── Data section
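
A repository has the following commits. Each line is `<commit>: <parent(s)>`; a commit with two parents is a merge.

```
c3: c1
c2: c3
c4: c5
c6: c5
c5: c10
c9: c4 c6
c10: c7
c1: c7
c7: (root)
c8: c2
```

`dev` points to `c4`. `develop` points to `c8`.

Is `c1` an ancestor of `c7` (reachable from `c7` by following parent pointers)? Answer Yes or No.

Ancestors of c7: {c7}.
c1 is not in that set, so it is not an ancestor of c7.

No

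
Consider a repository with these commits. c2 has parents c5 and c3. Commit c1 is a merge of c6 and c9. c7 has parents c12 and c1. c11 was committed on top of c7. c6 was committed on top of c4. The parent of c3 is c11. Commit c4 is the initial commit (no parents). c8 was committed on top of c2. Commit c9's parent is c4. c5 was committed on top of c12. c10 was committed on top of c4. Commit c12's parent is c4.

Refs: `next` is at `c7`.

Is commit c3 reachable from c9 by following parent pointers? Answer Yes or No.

No

Ancestors of c9: {c4, c9}.
c3 is not in that set, so it is not an ancestor of c9.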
────
• [Problem to work on]: The required answer is the complete data, repeated exactly.

• [Response to this task]:
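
A repository has the following commits. Each line is `<commit>: <parent(s)>`; a commit with two parents is a merge.

```
c3: c1
c2: c3
c4: c5
c6: c5
c5: c10
c9: c4 c6
c10: c7
c1: c7
c7: (root)
c8: c2
```

`dev` points to `c4`. `develop` points to `c8`.

Is `c1` an ancestor of `c7` (reachable from `c7` by following parent pointers)? Answer Yes or No.

Ancestors of c7: {c7}.
c1 is not in that set, so it is not an ancestor of c7.

No

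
Consider a repository with these commits. c2 has parents c5 and c3. Commit c1 is a merge of c6 and c9. c7 has parents c12 and c1. c11 was committed on top of c7. c6 was committed on top of c4. The parent of c3 is c11. Commit c4 is the initial commit (no parents). c8 was committed on top of c2. Commit c9's parent is c4. c5 was committed on top of c12. c10 was committed on top of c4. Commit c12's parent is c4.

Refs: `next` is at `c7`.

Is commit c3 reachable from c9 by following parent pointers? Answer Yes or No.

No

Ancestors of c9: {c4, c9}.
c3 is not in that set, so it is not an ancestor of c9.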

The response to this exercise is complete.